*** Begin section ***
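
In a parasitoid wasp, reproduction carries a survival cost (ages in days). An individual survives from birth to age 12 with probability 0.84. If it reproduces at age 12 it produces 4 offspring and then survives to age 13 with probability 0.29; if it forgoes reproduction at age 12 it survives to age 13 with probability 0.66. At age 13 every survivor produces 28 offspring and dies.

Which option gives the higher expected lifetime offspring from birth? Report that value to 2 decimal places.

breed at age 12: R₀ = 0.84 × (4 + 0.29 × 28) = 0.84 × 12.1200 = 10.1808
delay to age 13: R₀ = 0.84 × (0.66 × 28) = 0.84 × 18.4800 = 15.5232
Higher: delay to age 13 (15.5232).

15.52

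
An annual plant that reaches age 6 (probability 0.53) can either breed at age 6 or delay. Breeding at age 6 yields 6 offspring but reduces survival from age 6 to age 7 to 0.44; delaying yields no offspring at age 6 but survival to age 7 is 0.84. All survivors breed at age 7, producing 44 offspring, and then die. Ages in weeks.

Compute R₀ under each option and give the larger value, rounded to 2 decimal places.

breed at age 6: R₀ = 0.53 × (6 + 0.44 × 44) = 0.53 × 25.3600 = 13.4408
delay to age 7: R₀ = 0.53 × (0.84 × 44) = 0.53 × 36.9600 = 19.5888
Higher: delay to age 7 (19.5888).

19.59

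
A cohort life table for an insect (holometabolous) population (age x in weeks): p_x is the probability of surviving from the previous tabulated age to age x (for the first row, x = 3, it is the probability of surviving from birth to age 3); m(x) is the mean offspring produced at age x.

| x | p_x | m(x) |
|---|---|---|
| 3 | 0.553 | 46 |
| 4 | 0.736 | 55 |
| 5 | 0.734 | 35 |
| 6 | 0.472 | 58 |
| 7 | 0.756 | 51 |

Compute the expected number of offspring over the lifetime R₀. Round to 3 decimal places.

71.895

Survivorship from birth: l_x = p_3·p_4·…·p_x.
  l_3 = 0.55300
  l_4 = 0.40701
  l_5 = 0.29874
  l_6 = 0.14101
  l_7 = 0.10660
R₀ = Σ l_x m(x):
  age 3: 0.55300 × 46 = 25.4380
  age 4: 0.40701 × 55 = 22.3855
  age 5: 0.29874 × 35 = 10.4559
  age 6: 0.14101 × 58 = 8.1786
  age 7: 0.10660 × 51 = 5.4366
R₀ = 25.4380 + 22.3855 + 10.4559 + 8.1786 + 5.4366 = 71.8946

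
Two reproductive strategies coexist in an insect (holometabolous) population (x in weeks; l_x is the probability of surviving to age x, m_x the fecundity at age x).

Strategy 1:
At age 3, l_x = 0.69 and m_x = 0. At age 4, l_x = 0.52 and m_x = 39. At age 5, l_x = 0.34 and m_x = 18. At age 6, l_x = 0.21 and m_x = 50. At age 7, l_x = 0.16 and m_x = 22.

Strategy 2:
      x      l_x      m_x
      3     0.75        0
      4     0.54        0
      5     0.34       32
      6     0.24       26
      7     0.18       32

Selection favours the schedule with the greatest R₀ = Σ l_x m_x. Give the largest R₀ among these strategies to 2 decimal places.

40.42

Strategy 1: R₀ = 0.69×0 + 0.52×39 + 0.34×18 + 0.21×50 + 0.16×22 = 40.4200
Strategy 2: R₀ = 0.75×0 + 0.54×0 + 0.34×32 + 0.24×26 + 0.18×32 = 22.8800
Highest R₀: strategy 1 with 40.4200.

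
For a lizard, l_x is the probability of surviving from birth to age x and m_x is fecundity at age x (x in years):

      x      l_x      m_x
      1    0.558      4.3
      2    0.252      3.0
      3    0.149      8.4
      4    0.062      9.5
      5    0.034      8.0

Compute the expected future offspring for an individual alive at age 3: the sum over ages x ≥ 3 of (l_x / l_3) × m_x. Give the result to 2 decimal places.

14.18

l_3 = 0.149. Conditional survival from age 3 to x is l_x / l_3.
  x=3: (0.149/0.149) × 8.4 = 8.4000
  x=4: (0.062/0.149) × 9.5 = 3.9530
  x=5: (0.034/0.149) × 8.0 = 1.8255
Sum = 8.4000 + 3.9530 + 1.8255 = 14.1785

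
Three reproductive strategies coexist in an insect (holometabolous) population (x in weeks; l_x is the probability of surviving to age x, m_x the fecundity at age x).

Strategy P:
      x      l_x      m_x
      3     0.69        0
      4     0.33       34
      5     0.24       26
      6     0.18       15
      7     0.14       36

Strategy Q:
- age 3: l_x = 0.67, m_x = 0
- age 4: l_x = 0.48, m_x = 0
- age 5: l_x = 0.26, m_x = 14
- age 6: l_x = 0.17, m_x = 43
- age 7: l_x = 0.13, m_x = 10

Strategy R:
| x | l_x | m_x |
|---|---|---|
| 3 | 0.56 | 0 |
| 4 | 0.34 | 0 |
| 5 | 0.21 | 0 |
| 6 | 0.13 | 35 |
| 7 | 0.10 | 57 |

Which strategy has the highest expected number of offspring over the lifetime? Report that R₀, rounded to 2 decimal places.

Strategy P: R₀ = 0.69×0 + 0.33×34 + 0.24×26 + 0.18×15 + 0.14×36 = 25.2000
Strategy Q: R₀ = 0.67×0 + 0.48×0 + 0.26×14 + 0.17×43 + 0.13×10 = 12.2500
Strategy R: R₀ = 0.56×0 + 0.34×0 + 0.21×0 + 0.13×35 + 0.10×57 = 10.2500
Highest R₀: strategy P with 25.2000.

25.20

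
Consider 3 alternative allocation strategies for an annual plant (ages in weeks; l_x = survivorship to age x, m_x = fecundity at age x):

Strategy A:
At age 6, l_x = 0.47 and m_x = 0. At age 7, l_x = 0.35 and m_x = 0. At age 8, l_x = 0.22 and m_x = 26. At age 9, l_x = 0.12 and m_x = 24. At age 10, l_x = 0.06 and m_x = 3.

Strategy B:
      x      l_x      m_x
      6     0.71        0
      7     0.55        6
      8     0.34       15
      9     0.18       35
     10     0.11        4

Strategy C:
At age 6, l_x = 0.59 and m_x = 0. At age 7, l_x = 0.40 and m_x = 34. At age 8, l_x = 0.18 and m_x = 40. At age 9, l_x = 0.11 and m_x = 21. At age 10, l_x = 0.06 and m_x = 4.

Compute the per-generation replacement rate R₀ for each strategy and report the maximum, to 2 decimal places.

Strategy A: R₀ = 0.47×0 + 0.35×0 + 0.22×26 + 0.12×24 + 0.06×3 = 8.7800
Strategy B: R₀ = 0.71×0 + 0.55×6 + 0.34×15 + 0.18×35 + 0.11×4 = 15.1400
Strategy C: R₀ = 0.59×0 + 0.40×34 + 0.18×40 + 0.11×21 + 0.06×4 = 23.3500
Highest R₀: strategy C with 23.3500.

23.35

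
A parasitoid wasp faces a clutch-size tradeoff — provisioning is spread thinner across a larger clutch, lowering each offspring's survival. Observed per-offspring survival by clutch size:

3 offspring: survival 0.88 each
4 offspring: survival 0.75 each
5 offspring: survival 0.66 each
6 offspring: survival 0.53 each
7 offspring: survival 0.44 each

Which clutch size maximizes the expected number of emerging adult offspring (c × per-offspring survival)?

Expected emerging adult offspring = c × s(c):
  c=3: 3 × 0.88 = 2.640
  c=4: 4 × 0.75 = 3.000
  c=5: 5 × 0.66 = 3.300
  c=6: 6 × 0.53 = 3.180
  c=7: 7 × 0.44 = 3.080
Maximum at c = 5 (3.300 emerging adult offspring).

5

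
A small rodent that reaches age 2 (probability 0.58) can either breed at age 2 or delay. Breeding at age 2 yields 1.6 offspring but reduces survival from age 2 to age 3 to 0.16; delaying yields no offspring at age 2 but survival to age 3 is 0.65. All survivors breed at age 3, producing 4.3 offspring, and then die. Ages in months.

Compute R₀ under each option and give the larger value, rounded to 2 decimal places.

1.62

breed at age 2: R₀ = 0.58 × (1.6 + 0.16 × 4.3) = 0.58 × 2.2880 = 1.3270
delay to age 3: R₀ = 0.58 × (0.65 × 4.3) = 0.58 × 2.7950 = 1.6211
Higher: delay to age 3 (1.6211).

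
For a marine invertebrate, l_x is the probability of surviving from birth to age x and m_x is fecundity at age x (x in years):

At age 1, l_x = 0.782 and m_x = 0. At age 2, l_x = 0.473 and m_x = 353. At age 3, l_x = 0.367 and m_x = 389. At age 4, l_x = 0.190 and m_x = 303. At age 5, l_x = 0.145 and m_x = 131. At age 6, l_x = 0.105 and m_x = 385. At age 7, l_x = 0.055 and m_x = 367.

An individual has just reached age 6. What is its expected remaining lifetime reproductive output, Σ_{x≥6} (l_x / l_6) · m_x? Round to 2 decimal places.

l_6 = 0.105. Conditional survival from age 6 to x is l_x / l_6.
  x=6: (0.105/0.105) × 385 = 385.0000
  x=7: (0.055/0.105) × 367 = 192.2381
Sum = 385.0000 + 192.2381 = 577.2381

577.24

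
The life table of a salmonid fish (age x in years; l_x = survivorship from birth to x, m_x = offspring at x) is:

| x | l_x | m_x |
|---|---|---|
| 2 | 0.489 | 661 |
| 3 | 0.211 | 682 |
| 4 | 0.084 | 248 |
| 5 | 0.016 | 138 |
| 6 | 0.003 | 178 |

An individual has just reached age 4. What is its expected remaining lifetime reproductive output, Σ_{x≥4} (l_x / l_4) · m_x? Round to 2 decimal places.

l_4 = 0.084. Conditional survival from age 4 to x is l_x / l_4.
  x=4: (0.084/0.084) × 248 = 248.0000
  x=5: (0.016/0.084) × 138 = 26.2857
  x=6: (0.003/0.084) × 178 = 6.3571
Sum = 248.0000 + 26.2857 + 6.3571 = 280.6429

280.64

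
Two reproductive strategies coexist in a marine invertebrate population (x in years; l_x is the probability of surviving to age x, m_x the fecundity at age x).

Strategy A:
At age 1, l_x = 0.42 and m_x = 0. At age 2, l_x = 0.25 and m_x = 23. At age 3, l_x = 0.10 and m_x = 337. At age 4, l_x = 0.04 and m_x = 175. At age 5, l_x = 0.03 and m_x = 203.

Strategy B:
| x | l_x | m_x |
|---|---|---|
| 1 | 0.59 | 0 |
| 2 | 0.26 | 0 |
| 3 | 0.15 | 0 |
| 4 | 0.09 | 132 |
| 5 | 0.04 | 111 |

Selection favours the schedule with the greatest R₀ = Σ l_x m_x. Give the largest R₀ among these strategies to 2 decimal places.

Strategy A: R₀ = 0.42×0 + 0.25×23 + 0.10×337 + 0.04×175 + 0.03×203 = 52.5400
Strategy B: R₀ = 0.59×0 + 0.26×0 + 0.15×0 + 0.09×132 + 0.04×111 = 16.3200
Highest R₀: strategy A with 52.5400.

52.54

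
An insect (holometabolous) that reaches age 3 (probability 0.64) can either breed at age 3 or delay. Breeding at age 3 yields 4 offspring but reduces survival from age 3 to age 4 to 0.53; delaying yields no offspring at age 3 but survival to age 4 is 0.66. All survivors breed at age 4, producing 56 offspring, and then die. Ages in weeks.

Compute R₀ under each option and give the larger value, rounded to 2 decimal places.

23.65

breed at age 3: R₀ = 0.64 × (4 + 0.53 × 56) = 0.64 × 33.6800 = 21.5552
delay to age 4: R₀ = 0.64 × (0.66 × 56) = 0.64 × 36.9600 = 23.6544
Higher: delay to age 4 (23.6544).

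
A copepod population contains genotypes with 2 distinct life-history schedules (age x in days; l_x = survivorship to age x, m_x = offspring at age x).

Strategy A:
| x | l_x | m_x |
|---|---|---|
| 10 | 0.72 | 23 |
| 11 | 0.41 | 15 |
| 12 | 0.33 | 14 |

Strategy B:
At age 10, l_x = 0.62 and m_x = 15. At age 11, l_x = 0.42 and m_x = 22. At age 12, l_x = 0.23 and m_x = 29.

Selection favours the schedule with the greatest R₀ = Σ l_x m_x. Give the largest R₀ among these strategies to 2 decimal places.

27.33

Strategy A: R₀ = 0.72×23 + 0.41×15 + 0.33×14 = 27.3300
Strategy B: R₀ = 0.62×15 + 0.42×22 + 0.23×29 = 25.2100
Highest R₀: strategy A with 27.3300.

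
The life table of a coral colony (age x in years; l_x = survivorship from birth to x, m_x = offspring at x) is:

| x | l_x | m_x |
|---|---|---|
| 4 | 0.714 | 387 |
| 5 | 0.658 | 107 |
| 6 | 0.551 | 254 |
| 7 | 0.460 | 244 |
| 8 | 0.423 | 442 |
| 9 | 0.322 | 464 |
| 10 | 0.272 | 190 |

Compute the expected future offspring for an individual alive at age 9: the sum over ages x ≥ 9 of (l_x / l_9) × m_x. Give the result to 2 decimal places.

624.50

l_9 = 0.322. Conditional survival from age 9 to x is l_x / l_9.
  x=9: (0.322/0.322) × 464 = 464.0000
  x=10: (0.272/0.322) × 190 = 160.4969
Sum = 464.0000 + 160.4969 = 624.4969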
*** End section ***
All lines above with the word "reduces" need to be reported.

#### Reply:
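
An annual plant that reaches age 6 (probability 0.53) can either breed at age 6 or delay. Breeding at age 6 yields 6 offspring but reduces survival from age 6 to age 7 to 0.44; delaying yields no offspring at age 6 but survival to age 7 is 0.84. All survivors breed at age 7, producing 44 offspring, and then die. Ages in weeks.
A small rodent that reaches age 2 (probability 0.58) can either breed at age 2 or delay. Breeding at age 2 yields 1.6 offspring but reduces survival from age 2 to age 3 to 0.16; delaying yields no offspring at age 2 but survival to age 3 is 0.65. All survivors breed at age 3, producing 4.3 offspring, and then die. Ages in months.
An insect (holometabolous) that reaches age 3 (probability 0.64) can either breed at age 3 or delay. Breeding at age 3 yields 4 offspring but reduces survival from age 3 to age 4 to 0.53; delaying yields no offspring at age 3 but survival to age 4 is 0.66. All survivors breed at age 4, producing 56 offspring, and then die. Ages in weeks.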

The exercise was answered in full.